*What to work on*
In the listing below, report how many lines include the string "following", giving only that number.

*Recorded data*
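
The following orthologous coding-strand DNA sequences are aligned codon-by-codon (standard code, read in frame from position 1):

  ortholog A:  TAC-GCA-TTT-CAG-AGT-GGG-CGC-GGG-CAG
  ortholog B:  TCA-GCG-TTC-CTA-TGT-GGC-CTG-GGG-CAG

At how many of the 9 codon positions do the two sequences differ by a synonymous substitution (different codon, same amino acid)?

Codon 1: TAC Tyr / TCA Ser — nonsynonymous.
Codon 2: GCA Ala / GCG Ala — synonymous.
Codon 3: TTT Phe / TTC Phe — synonymous.
Codon 4: CAG Gln / CTA Leu — nonsynonymous.
Codon 5: AGT Ser / TGT Cys — nonsynonymous.
Codon 6: GGG Gly / GGC Gly — synonymous.
Codon 7: CGC Arg / CTG Leu — nonsynonymous.
Codon 8: GGG Gly / GGG Gly — identical.
Codon 9: CAG Gln / CAG Gln — identical.
Synonymous differences: 3.

3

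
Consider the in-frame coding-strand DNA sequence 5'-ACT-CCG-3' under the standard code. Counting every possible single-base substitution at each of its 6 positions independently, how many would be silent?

6

Codon 1 (ACT, Thr): 3 synonymous substitutions.
Codon 2 (CCG, Pro): 3 synonymous substitutions.
Total: 3 + 3 = 6.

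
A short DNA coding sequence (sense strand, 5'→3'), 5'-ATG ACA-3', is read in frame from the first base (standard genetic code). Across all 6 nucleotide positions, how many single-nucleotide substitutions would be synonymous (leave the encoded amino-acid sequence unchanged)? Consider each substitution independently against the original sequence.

Codon 1 (ATG, Met): 0 synonymous substitutions.
Codon 2 (ACA, Thr): 3 synonymous substitutions.
Total: 0 + 3 = 3.

3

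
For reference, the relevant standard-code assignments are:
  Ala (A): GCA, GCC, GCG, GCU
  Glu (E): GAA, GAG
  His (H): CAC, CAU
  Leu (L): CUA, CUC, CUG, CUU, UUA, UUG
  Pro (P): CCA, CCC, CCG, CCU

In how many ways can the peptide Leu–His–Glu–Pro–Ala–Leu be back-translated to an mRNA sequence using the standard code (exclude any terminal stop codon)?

Leu: 6 codons.
His: 2 codons.
Glu: 2 codons.
Pro: 4 codons.
Ala: 4 codons.
Leu: 6 codons.
6 × 2 × 2 × 4 × 4 × 6 = 2304.

2304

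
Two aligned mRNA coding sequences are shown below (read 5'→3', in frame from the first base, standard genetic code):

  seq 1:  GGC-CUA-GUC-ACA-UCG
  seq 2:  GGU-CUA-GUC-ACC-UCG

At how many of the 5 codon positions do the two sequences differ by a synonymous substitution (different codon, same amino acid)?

Codon 1: GGC Gly / GGU Gly — synonymous.
Codon 2: CUA Leu / CUA Leu — identical.
Codon 3: GUC Val / GUC Val — identical.
Codon 4: ACA Thr / ACC Thr — synonymous.
Codon 5: UCG Ser / UCG Ser — identical.
Synonymous differences: 2.

2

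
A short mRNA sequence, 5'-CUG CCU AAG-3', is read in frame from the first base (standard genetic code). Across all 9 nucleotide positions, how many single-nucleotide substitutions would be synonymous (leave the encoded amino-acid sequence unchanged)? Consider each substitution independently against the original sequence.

Codon 1 (CUG, Leu): 4 synonymous substitutions.
Codon 2 (CCU, Pro): 3 synonymous substitutions.
Codon 3 (AAG, Lys): 1 synonymous substitution.
Total: 4 + 3 + 1 = 8.

8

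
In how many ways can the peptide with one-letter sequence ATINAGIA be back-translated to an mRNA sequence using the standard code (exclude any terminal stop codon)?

Ala: 4 codons.
Thr: 4 codons.
Ile: 3 codons.
Asn: 2 codons.
Ala: 4 codons.
Gly: 4 codons.
Ile: 3 codons.
Ala: 4 codons.
4 × 4 × 3 × 2 × 4 × 4 × 3 × 4 = 18432.

18432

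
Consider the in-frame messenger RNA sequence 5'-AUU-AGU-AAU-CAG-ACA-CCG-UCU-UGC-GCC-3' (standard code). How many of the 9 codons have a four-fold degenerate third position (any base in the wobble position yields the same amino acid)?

Codon 1 AUU (Ile): third position 3-fold.
Codon 2 AGU (Ser): third position 2-fold.
Codon 3 AAU (Asn): third position 2-fold.
Codon 4 CAG (Gln): third position 2-fold.
Codon 5 ACA (Thr): third position 4-fold.
Codon 6 CCG (Pro): third position 4-fold.
Codon 7 UCU (Ser): third position 4-fold.
Codon 8 UGC (Cys): third position 2-fold.
Codon 9 GCC (Ala): third position 4-fold.
Four-fold degenerate third positions: 4.

4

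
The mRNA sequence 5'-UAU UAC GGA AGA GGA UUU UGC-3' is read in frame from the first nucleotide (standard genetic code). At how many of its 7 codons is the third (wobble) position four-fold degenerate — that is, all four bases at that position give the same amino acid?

2

Codon 1 UAU (Tyr): third position 2-fold.
Codon 2 UAC (Tyr): third position 2-fold.
Codon 3 GGA (Gly): third position 4-fold.
Codon 4 AGA (Arg): third position 2-fold.
Codon 5 GGA (Gly): third position 4-fold.
Codon 6 UUU (Phe): third position 2-fold.
Codon 7 UGC (Cys): third position 2-fold.
Four-fold degenerate third positions: 2.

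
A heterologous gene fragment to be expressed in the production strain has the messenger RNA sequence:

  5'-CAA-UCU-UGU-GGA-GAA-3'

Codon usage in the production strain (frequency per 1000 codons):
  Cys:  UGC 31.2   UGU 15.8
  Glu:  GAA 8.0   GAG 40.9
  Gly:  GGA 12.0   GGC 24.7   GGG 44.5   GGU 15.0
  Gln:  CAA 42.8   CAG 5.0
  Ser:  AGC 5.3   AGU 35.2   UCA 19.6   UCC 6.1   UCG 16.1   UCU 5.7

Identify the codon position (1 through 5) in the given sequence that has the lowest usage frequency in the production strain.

Codon 1 CAA (Gln): 42.8 per 1000.
Codon 2 UCU (Ser): 5.7 per 1000.
Codon 3 UGU (Cys): 15.8 per 1000.
Codon 4 GGA (Gly): 12.0 per 1000.
Codon 5 GAA (Glu): 8.0 per 1000.
Lowest frequency is 5.7 at codon 2.

2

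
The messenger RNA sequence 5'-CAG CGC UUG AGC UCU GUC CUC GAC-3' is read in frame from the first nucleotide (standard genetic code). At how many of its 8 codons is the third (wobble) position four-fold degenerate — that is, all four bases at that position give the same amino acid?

Codon 1 CAG (Gln): third position 2-fold.
Codon 2 CGC (Arg): third position 4-fold.
Codon 3 UUG (Leu): third position 2-fold.
Codon 4 AGC (Ser): third position 2-fold.
Codon 5 UCU (Ser): third position 4-fold.
Codon 6 GUC (Val): third position 4-fold.
Codon 7 CUC (Leu): third position 4-fold.
Codon 8 GAC (Asp): third position 2-fold.
Four-fold degenerate third positions: 4.

4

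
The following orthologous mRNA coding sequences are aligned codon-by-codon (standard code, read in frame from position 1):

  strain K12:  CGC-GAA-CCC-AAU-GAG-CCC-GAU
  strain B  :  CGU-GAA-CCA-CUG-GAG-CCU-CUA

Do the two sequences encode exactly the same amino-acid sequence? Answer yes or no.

Codon 1: CGC Arg / CGU Arg — synonymous.
Codon 2: GAA Glu / GAA Glu — identical.
Codon 3: CCC Pro / CCA Pro — synonymous.
Codon 4: AAU Asn / CUG Leu — nonsynonymous.
Codon 5: GAG Glu / GAG Glu — identical.
Codon 6: CCC Pro / CCU Pro — synonymous.
Codon 7: GAU Asp / CUA Leu — nonsynonymous.
Nonsynonymous differences: 2 → different protein.

no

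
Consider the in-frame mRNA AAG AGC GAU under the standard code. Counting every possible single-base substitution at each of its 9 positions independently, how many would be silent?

3

Codon 1 (AAG, Lys): 1 synonymous substitution.
Codon 2 (AGC, Ser): 1 synonymous substitution.
Codon 3 (GAU, Asp): 1 synonymous substitution.
Total: 1 + 1 + 1 = 3.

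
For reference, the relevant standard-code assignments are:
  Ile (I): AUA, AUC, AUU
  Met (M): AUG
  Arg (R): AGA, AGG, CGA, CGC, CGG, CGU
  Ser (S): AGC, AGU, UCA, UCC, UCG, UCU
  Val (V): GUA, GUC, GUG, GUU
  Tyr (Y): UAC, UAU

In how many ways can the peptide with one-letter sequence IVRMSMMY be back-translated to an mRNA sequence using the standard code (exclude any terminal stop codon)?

864

Ile: 3 codons.
Val: 4 codons.
Arg: 6 codons.
Met: 1 codon.
Ser: 6 codons.
Met: 1 codon.
Met: 1 codon.
Tyr: 2 codons.
3 × 4 × 6 × 1 × 6 × 1 × 1 × 2 = 864.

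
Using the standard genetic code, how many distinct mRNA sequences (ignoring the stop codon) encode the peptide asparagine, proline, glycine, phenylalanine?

Asn: 2 codons.
Pro: 4 codons.
Gly: 4 codons.
Phe: 2 codons.
2 × 4 × 4 × 2 = 64.

64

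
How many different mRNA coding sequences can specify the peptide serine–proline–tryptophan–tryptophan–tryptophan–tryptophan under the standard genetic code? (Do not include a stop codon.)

24

Ser: 6 codons.
Pro: 4 codons.
Trp: 1 codon.
Trp: 1 codon.
Trp: 1 codon.
Trp: 1 codon.
6 × 4 × 1 × 1 × 1 × 1 = 24.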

*Answer to the exercise*
2